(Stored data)
<<<<

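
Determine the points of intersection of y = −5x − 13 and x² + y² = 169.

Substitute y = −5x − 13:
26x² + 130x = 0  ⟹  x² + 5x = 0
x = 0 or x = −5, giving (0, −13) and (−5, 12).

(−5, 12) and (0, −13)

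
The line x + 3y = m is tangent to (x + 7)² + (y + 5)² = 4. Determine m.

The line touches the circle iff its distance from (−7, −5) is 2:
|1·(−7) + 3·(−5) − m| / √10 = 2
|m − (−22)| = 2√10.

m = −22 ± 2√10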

>>>>
<<<<

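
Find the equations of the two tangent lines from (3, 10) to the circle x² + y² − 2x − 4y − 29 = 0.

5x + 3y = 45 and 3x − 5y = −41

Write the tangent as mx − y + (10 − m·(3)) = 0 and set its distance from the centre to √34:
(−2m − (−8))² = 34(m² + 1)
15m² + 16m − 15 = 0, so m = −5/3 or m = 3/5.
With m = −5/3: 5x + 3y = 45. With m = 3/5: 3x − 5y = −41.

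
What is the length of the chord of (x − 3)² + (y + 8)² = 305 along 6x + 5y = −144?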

>>>>

◆ Problem to work on
Transcribe the records above from the line holding "Find the equations" down to the line holding "What is the", inclusive, without adding anything.

◆ Exercise solution
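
Find the equations of the two tangent lines from (3, 10) to the circle x² + y² − 2x − 4y − 29 = 0.

5x + 3y = 45 and 3x − 5y = −41

Write the tangent as mx − y + (10 − m·(3)) = 0 and set its distance from the centre to √34:
(−2m − (−8))² = 34(m² + 1)
15m² + 16m − 15 = 0, so m = −5/3 or m = 3/5.
With m = −5/3: 5x + 3y = 45. With m = 3/5: 3x − 5y = −41.

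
What is the length of the chord of (x − 3)² + (y + 8)² = 305 along 6x + 5y = −144?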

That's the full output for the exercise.